### TASK STATEMENT
No line of the records may be dropped; print them all again exactly.

==== RAW DATA

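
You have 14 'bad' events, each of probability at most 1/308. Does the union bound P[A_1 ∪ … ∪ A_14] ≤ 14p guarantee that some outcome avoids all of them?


Union bound: P[∪_{i=1}^{14} A_i] ≤ Σ_i P[A_i] ≤ 14·p = 14·(1/308) = 1/22.
Numerically: 1/22 ≈ 0.04545.
Is 1/22 < 1? YES.
Since P[∪ A_i] ≤ 1/22 < 1, the complement has P[∩ A_i^c] ≥ 1 − 1/22 = 21/22 > 0, so some outcome avoids every A_i.

14·p = 1/22 ≈ 0.04545; existence CERTIFIED by the union bound.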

========

### OUTPUT OF THE TASK
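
You have 14 'bad' events, each of probability at most 1/308. Does the union bound P[A_1 ∪ … ∪ A_14] ≤ 14p guarantee that some outcome avoids all of them?


Union bound: P[∪_{i=1}^{14} A_i] ≤ Σ_i P[A_i] ≤ 14·p = 14·(1/308) = 1/22.
Numerically: 1/22 ≈ 0.04545.
Is 1/22 < 1? YES.
Since P[∪ A_i] ≤ 1/22 < 1, the complement has P[∩ A_i^c] ≥ 1 − 1/22 = 21/22 > 0, so some outcome avoids every A_i.

14·p = 1/22 ≈ 0.04545; existence CERTIFIED by the union bound.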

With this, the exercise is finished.